__Work to be completed__. Going through the listing below, tally the lines that contain the word "cylinder" and give only that figure.

─── Stored data

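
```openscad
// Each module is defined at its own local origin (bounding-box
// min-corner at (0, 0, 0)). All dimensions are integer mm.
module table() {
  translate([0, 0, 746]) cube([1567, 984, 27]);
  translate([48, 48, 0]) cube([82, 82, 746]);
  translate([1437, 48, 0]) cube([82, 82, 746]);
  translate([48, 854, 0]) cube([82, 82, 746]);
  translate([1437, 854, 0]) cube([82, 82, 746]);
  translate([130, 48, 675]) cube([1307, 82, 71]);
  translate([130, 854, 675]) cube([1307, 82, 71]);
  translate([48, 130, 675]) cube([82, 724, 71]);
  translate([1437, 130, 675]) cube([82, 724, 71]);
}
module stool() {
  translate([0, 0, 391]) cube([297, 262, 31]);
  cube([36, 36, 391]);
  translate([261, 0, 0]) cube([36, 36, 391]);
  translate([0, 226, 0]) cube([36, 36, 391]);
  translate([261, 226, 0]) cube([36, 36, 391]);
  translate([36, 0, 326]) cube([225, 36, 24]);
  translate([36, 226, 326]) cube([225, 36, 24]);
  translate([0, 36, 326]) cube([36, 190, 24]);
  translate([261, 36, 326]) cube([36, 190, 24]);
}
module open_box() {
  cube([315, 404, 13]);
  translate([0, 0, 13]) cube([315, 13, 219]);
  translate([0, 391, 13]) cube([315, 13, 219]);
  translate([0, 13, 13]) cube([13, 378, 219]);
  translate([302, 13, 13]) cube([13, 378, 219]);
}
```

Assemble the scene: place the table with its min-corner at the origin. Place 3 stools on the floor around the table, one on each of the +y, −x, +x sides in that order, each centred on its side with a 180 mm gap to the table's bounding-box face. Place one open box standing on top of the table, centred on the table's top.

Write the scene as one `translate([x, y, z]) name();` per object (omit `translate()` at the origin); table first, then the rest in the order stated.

table();
translate([635, 1164, 0]) stool();
translate([-477, 361, 0]) stool();
translate([1747, 361, 0]) stool();
translate([626, 290, 773]) open_box();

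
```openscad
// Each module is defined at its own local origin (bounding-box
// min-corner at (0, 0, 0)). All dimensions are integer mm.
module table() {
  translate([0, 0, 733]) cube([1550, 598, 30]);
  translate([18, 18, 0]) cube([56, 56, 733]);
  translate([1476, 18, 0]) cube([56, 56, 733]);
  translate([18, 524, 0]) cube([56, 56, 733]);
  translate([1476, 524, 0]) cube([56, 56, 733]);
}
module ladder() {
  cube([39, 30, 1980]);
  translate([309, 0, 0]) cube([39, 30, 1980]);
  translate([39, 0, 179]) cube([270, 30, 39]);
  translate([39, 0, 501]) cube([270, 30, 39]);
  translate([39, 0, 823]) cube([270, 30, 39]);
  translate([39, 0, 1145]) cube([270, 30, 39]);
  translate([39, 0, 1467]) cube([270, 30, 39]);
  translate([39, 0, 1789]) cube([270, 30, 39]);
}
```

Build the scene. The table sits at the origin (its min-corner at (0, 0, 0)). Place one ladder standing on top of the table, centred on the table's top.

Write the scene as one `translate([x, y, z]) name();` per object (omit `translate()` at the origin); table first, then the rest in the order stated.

table();
translate([601, 284, 763]) ladder();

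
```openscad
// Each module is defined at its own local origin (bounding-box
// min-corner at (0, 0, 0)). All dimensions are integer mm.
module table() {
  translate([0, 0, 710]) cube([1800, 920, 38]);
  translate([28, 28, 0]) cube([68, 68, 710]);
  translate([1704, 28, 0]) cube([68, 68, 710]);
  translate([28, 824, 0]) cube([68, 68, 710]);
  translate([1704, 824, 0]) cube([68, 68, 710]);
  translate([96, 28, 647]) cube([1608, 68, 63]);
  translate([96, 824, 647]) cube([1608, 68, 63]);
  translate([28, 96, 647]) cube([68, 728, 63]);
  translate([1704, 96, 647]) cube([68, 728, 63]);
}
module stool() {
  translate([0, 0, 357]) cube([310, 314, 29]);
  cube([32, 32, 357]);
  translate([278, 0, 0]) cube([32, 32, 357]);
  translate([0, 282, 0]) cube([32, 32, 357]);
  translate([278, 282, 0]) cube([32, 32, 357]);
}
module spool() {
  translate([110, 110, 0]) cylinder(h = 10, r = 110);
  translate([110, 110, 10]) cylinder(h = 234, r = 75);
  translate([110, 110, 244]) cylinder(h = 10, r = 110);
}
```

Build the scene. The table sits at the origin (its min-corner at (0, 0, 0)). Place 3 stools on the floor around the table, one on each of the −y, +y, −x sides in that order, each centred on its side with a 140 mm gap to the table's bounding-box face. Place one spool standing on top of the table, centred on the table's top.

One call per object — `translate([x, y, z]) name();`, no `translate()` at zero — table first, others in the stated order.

table();
translate([745, -454, 0]) stool();
translate([745, 1060, 0]) stool();
translate([-450, 303, 0]) stool();
translate([790, 350, 748]) spool();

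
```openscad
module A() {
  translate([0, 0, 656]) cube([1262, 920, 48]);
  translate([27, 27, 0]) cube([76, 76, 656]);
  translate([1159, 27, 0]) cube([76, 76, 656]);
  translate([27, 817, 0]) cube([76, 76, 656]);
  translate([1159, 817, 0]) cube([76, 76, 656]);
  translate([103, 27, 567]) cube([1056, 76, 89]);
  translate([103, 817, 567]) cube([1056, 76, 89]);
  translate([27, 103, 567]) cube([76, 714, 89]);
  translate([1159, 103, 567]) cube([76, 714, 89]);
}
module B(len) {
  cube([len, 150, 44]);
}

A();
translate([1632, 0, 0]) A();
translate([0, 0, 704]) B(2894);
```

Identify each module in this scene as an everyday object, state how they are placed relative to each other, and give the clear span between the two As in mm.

A is a table. B is a beam. A beam spans the tops of two tables. The clear span between the two tables is 370 mm.

Second table starts at x = 1632; first ends at x = 1262; clear span = 1632 − 1262 = 370 mm.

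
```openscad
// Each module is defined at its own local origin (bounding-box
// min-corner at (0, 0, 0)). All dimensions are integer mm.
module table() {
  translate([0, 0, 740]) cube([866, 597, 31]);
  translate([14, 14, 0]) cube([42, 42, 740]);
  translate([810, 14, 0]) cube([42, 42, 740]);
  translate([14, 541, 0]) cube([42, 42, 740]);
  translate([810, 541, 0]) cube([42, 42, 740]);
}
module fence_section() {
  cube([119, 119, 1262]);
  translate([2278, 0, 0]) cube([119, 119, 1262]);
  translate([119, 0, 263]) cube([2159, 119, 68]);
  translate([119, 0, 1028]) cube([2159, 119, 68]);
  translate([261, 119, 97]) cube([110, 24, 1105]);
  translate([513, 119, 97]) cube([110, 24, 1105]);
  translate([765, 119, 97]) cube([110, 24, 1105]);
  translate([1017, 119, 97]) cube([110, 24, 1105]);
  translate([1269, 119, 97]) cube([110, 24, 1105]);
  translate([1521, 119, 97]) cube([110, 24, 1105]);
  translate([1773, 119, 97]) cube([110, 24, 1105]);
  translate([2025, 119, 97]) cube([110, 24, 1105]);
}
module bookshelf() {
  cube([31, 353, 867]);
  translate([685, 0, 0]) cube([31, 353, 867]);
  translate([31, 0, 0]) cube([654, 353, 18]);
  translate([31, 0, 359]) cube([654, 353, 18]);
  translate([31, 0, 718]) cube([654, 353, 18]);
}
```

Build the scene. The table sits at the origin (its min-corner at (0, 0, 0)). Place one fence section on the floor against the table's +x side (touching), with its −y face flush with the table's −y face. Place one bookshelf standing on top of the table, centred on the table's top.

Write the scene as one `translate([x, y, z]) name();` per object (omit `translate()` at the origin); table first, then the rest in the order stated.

table();
translate([866, 0, 0]) fence_section();
translate([75, 122, 771]) bookshelf();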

──────

__Your response__. 3